▶ _Assigned task_:
Scan the entries for "view". Every line that holds it is to be copied.

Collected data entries
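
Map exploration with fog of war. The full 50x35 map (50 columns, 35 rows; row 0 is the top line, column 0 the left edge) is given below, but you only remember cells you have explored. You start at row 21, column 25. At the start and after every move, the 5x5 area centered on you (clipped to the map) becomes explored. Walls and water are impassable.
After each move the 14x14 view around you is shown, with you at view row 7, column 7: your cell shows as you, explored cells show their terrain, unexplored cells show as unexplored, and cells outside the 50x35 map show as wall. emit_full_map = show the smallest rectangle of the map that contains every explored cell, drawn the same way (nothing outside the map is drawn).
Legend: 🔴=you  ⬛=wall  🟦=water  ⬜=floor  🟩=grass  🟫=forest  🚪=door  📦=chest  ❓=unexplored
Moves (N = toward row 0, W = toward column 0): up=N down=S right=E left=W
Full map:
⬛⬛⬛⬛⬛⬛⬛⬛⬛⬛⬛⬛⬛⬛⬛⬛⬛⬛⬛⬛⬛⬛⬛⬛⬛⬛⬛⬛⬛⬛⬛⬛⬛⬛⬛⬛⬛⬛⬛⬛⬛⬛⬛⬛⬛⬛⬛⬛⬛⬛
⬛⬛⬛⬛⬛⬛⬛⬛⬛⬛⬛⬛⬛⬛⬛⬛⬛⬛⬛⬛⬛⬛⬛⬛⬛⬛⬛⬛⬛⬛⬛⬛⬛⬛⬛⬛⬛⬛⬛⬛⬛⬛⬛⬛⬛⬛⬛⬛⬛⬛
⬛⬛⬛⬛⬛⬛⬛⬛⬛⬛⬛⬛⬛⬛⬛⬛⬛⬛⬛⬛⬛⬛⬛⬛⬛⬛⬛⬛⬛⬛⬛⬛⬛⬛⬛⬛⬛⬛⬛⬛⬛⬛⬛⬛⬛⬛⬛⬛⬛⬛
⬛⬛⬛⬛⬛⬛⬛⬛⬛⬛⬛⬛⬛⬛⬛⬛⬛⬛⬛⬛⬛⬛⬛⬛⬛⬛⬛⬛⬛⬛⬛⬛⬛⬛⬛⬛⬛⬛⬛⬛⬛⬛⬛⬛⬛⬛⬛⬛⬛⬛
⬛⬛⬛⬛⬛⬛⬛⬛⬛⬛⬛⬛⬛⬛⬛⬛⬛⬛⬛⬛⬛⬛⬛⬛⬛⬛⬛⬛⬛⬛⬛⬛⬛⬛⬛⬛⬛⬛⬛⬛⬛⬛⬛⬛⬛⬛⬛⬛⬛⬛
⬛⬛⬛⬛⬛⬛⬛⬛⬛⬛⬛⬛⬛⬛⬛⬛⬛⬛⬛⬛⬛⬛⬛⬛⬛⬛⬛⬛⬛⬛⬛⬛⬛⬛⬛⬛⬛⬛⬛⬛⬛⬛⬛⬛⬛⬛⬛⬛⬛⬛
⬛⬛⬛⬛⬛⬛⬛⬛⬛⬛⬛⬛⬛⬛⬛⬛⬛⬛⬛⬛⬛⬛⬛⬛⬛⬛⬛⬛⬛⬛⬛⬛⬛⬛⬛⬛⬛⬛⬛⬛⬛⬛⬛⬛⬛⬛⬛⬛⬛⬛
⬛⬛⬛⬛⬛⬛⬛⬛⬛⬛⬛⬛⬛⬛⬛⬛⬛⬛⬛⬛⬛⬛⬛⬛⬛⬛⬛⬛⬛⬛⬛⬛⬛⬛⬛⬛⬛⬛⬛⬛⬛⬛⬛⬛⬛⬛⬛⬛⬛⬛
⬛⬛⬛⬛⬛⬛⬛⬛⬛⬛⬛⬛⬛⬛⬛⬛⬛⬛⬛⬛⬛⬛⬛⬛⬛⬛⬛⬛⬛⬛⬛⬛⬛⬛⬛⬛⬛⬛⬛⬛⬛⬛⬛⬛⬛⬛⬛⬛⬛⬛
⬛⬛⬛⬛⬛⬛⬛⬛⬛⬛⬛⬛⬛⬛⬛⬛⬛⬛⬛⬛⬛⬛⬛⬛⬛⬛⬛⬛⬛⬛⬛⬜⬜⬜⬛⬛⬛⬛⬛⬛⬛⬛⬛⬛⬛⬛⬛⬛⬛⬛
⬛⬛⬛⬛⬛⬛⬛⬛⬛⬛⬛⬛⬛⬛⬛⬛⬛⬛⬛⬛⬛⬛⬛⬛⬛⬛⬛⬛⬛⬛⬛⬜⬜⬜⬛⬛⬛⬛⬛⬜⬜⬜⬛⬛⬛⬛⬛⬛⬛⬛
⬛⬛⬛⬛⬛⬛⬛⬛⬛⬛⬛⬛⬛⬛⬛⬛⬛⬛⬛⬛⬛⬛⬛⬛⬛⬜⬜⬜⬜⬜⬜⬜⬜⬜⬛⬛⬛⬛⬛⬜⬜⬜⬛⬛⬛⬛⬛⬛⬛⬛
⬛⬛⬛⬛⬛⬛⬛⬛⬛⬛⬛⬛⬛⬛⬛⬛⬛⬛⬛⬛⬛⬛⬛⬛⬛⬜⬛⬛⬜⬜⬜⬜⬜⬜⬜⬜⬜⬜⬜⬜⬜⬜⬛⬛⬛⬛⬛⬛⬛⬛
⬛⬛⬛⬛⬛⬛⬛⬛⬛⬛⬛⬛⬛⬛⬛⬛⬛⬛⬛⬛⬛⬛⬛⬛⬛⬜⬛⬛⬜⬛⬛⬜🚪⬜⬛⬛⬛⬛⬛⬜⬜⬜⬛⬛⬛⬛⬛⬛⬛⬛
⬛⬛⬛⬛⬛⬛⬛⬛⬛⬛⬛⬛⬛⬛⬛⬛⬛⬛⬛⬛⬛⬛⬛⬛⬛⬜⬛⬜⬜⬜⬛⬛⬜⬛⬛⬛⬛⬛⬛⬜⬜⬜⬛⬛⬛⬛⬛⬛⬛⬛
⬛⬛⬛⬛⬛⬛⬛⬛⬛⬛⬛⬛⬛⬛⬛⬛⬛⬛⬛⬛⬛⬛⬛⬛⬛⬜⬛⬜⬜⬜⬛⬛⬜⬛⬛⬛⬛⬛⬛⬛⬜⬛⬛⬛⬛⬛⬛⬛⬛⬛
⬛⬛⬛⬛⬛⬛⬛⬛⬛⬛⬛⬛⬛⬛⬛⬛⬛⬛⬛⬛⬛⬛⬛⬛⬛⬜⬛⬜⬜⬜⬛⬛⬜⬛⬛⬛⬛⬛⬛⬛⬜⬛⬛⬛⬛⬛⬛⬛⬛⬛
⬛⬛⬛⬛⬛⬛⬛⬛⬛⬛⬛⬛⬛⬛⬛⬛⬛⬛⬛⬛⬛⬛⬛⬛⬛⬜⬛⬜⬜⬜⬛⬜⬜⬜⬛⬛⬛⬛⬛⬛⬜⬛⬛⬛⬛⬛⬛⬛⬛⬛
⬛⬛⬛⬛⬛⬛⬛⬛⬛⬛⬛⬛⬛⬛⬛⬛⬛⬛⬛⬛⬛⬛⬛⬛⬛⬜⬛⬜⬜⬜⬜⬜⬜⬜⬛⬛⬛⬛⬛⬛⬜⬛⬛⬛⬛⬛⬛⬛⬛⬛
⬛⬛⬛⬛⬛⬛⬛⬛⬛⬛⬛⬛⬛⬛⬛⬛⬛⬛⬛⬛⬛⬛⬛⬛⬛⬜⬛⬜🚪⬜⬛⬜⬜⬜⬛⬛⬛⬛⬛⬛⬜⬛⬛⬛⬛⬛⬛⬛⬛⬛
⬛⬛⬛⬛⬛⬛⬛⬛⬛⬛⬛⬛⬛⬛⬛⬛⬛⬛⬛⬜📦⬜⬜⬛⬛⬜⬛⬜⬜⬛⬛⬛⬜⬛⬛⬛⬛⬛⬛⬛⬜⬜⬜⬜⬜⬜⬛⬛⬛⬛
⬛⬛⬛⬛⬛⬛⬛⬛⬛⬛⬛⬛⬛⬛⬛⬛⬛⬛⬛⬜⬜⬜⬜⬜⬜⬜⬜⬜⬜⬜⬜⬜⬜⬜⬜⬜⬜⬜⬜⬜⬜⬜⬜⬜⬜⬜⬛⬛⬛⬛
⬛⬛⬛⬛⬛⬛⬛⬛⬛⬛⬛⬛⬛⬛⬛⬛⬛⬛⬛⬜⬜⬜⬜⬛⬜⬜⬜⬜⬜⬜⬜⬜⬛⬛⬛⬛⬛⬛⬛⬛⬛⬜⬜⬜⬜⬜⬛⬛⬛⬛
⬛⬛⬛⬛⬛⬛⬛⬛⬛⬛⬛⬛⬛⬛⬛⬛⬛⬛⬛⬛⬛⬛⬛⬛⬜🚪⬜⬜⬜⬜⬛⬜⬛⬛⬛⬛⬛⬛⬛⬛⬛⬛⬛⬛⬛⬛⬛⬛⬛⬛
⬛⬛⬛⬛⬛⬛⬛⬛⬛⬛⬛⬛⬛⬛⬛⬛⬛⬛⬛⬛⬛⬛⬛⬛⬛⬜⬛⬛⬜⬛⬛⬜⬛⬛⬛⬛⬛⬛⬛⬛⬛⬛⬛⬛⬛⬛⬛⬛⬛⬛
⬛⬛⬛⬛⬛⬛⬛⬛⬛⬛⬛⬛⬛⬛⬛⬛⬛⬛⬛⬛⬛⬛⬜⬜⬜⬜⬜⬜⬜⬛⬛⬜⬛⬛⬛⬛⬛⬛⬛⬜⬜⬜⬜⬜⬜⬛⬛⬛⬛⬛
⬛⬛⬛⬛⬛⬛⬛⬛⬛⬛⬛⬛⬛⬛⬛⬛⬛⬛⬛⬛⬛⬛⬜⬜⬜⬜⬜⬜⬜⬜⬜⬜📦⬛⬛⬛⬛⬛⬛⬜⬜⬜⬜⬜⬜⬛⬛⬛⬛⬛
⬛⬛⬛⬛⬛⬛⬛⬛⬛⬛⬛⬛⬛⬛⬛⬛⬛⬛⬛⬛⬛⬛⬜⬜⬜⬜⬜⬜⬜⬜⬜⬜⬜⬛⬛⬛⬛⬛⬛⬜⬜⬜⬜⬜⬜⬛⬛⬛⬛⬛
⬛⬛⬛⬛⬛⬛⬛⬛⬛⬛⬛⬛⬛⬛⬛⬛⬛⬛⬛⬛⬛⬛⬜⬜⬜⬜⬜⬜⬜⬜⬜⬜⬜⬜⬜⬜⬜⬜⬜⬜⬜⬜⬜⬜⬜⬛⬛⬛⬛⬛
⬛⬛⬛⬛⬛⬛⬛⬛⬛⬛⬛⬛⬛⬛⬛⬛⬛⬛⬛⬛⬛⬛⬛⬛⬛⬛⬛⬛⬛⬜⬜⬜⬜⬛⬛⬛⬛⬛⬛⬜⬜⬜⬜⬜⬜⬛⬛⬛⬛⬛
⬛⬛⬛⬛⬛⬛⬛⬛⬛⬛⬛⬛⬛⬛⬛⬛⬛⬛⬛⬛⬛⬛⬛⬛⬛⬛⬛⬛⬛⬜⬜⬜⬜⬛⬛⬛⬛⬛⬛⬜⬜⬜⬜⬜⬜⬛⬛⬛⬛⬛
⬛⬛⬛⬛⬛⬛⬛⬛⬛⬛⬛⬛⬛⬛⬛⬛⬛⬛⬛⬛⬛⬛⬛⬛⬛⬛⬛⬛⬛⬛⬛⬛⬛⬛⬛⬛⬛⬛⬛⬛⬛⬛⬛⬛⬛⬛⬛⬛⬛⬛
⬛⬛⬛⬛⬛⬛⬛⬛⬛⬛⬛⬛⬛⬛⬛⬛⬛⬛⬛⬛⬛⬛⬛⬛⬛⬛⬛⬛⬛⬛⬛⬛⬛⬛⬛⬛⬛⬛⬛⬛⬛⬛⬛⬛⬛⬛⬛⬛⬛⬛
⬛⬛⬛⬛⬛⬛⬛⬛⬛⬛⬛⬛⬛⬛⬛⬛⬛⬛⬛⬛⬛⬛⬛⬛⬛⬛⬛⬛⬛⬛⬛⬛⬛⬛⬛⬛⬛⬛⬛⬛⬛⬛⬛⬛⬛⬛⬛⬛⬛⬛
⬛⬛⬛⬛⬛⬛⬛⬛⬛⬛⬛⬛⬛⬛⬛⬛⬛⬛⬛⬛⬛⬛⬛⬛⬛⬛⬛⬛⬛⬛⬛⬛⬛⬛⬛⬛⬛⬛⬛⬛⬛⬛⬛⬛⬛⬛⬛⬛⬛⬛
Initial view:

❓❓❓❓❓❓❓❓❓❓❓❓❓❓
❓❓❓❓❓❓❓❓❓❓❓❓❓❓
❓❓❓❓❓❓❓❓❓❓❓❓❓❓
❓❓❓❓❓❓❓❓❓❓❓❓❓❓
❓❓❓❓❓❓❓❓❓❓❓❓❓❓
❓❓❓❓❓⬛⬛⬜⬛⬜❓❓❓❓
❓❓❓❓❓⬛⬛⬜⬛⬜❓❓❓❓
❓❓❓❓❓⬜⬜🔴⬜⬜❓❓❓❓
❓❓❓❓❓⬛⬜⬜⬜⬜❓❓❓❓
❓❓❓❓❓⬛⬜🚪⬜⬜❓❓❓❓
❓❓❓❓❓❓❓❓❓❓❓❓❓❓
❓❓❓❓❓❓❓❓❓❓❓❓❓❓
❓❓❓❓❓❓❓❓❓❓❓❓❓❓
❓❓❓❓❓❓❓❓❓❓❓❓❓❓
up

❓❓❓❓❓❓❓❓❓❓❓❓❓❓
❓❓❓❓❓❓❓❓❓❓❓❓❓❓
❓❓❓❓❓❓❓❓❓❓❓❓❓❓
❓❓❓❓❓❓❓❓❓❓❓❓❓❓
❓❓❓❓❓❓❓❓❓❓❓❓❓❓
❓❓❓❓❓⬛⬛⬜⬛⬜❓❓❓❓
❓❓❓❓❓⬛⬛⬜⬛⬜❓❓❓❓
❓❓❓❓❓⬛⬛🔴⬛⬜❓❓❓❓
❓❓❓❓❓⬜⬜⬜⬜⬜❓❓❓❓
❓❓❓❓❓⬛⬜⬜⬜⬜❓❓❓❓
❓❓❓❓❓⬛⬜🚪⬜⬜❓❓❓❓
❓❓❓❓❓❓❓❓❓❓❓❓❓❓
❓❓❓❓❓❓❓❓❓❓❓❓❓❓
❓❓❓❓❓❓❓❓❓❓❓❓❓❓

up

❓❓❓❓❓❓❓❓❓❓❓❓❓❓
❓❓❓❓❓❓❓❓❓❓❓❓❓❓
❓❓❓❓❓❓❓❓❓❓❓❓❓❓
❓❓❓❓❓❓❓❓❓❓❓❓❓❓
❓❓❓❓❓❓❓❓❓❓❓❓❓❓
❓❓❓❓❓⬛⬛⬜⬛⬜❓❓❓❓
❓❓❓❓❓⬛⬛⬜⬛⬜❓❓❓❓
❓❓❓❓❓⬛⬛🔴⬛⬜❓❓❓❓
❓❓❓❓❓⬛⬛⬜⬛⬜❓❓❓❓
❓❓❓❓❓⬜⬜⬜⬜⬜❓❓❓❓
❓❓❓❓❓⬛⬜⬜⬜⬜❓❓❓❓
❓❓❓❓❓⬛⬜🚪⬜⬜❓❓❓❓
❓❓❓❓❓❓❓❓❓❓❓❓❓❓
❓❓❓❓❓❓❓❓❓❓❓❓❓❓

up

❓❓❓❓❓❓❓❓❓❓❓❓❓❓
❓❓❓❓❓❓❓❓❓❓❓❓❓❓
❓❓❓❓❓❓❓❓❓❓❓❓❓❓
❓❓❓❓❓❓❓❓❓❓❓❓❓❓
❓❓❓❓❓❓❓❓❓❓❓❓❓❓
❓❓❓❓❓⬛⬛⬜⬛⬜❓❓❓❓
❓❓❓❓❓⬛⬛⬜⬛⬜❓❓❓❓
❓❓❓❓❓⬛⬛🔴⬛⬜❓❓❓❓
❓❓❓❓❓⬛⬛⬜⬛⬜❓❓❓❓
❓❓❓❓❓⬛⬛⬜⬛⬜❓❓❓❓
❓❓❓❓❓⬜⬜⬜⬜⬜❓❓❓❓
❓❓❓❓❓⬛⬜⬜⬜⬜❓❓❓❓
❓❓❓❓❓⬛⬜🚪⬜⬜❓❓❓❓
❓❓❓❓❓❓❓❓❓❓❓❓❓❓

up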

▶ _Result for this task_:
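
After each move the 14x14 view around you is shown, with you at view row 7, column 7: your cell shows as you, explored cells show their terrain, unexplored cells show as unexplored, and cells outside the 50x35 map show as wall. emit_full_map = show the smallest rectangle of the map that contains every explored cell, drawn the same way (nothing outside the map is drawn).
Initial view: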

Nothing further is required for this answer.